DIRECTIONS >>
Locate the line that contains "The input recipe". Print it and every subsequent line through the final line of the records, exactly and only those.

(RECORDS)

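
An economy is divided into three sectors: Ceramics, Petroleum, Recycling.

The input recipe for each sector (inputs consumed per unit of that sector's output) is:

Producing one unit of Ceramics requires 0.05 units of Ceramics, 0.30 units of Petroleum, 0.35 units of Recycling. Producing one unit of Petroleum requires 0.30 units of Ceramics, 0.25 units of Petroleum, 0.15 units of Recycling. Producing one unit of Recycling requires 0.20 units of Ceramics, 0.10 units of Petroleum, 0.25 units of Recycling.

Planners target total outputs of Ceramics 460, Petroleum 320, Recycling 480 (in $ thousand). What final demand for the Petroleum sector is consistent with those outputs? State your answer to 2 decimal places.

d_2 = 54.00

I − A =
  [   0.95    -0.30    -0.20]
  [  -0.30     0.75    -0.10]
  [  -0.35    -0.15     0.75]
d = (I − A) x:
  d_1 = (+0.95)·460 + (-0.30)·320 + (-0.20)·480 = 245.00
  d_2 = (-0.30)·460 + (+0.75)·320 + (-0.10)·480 = 54.00
  d_3 = (-0.35)·460 + (-0.15)·320 + (+0.75)·480 = 151.00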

(End RECORDS)

ANSWER TO THE EXERCISE >>
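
The input recipe for each sector (inputs consumed per unit of that sector's output) is:

Producing one unit of Ceramics requires 0.05 units of Ceramics, 0.30 units of Petroleum, 0.35 units of Recycling. Producing one unit of Petroleum requires 0.30 units of Ceramics, 0.25 units of Petroleum, 0.15 units of Recycling. Producing one unit of Recycling requires 0.20 units of Ceramics, 0.10 units of Petroleum, 0.25 units of Recycling.

Planners target total outputs of Ceramics 460, Petroleum 320, Recycling 480 (in $ thousand). What final demand for the Petroleum sector is consistent with those outputs? State your answer to 2 decimal places.

d_2 = 54.00

I − A =
  [   0.95    -0.30    -0.20]
  [  -0.30     0.75    -0.10]
  [  -0.35    -0.15     0.75]
d = (I − A) x:
  d_1 = (+0.95)·460 + (-0.30)·320 + (-0.20)·480 = 245.00
  d_2 = (-0.30)·460 + (+0.75)·320 + (-0.10)·480 = 54.00
  d_3 = (-0.35)·460 + (-0.15)·320 + (+0.75)·480 = 151.00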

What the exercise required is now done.